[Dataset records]
=== Begin Enclosure ===
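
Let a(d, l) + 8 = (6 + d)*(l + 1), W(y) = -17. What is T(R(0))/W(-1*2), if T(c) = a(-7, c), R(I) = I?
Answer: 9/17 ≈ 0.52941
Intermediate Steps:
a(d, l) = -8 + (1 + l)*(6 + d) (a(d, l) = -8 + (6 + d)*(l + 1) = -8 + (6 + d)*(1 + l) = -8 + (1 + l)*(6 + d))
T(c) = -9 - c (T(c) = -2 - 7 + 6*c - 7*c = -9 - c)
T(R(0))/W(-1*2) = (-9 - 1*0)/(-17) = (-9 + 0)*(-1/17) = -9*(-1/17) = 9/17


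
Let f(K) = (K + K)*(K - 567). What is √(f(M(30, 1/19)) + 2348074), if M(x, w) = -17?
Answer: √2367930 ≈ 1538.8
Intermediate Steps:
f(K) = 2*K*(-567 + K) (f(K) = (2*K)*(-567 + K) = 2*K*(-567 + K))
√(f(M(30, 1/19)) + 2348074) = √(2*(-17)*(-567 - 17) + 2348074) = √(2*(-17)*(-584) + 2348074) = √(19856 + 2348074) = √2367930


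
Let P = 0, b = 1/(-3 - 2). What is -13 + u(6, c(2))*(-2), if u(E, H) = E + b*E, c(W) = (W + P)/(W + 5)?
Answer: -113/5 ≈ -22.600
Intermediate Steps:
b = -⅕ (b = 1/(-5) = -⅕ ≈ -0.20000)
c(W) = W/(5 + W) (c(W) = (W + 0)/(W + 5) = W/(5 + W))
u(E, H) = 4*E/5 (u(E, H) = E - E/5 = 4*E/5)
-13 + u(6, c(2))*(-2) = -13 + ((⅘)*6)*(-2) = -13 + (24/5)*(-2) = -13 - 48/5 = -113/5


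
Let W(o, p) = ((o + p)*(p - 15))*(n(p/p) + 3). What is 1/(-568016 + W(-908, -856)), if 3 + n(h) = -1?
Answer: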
=== End Enclosure ===
## TASK STATEMENT:
Restate word for word each line of the data from the one with "Let P = 0, b" to the last, keeping both ends.

## PROBLEM SOLUTION:
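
Let P = 0, b = 1/(-3 - 2). What is -13 + u(6, c(2))*(-2), if u(E, H) = E + b*E, c(W) = (W + P)/(W + 5)?
Answer: -113/5 ≈ -22.600
Intermediate Steps:
b = -⅕ (b = 1/(-5) = -⅕ ≈ -0.20000)
c(W) = W/(5 + W) (c(W) = (W + 0)/(W + 5) = W/(5 + W))
u(E, H) = 4*E/5 (u(E, H) = E - E/5 = 4*E/5)
-13 + u(6, c(2))*(-2) = -13 + ((⅘)*6)*(-2) = -13 + (24/5)*(-2) = -13 - 48/5 = -113/5


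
Let W(o, p) = ((o + p)*(p - 15))*(n(p/p) + 3). What is 1/(-568016 + W(-908, -856)), if 3 + n(h) = -1?
Answer: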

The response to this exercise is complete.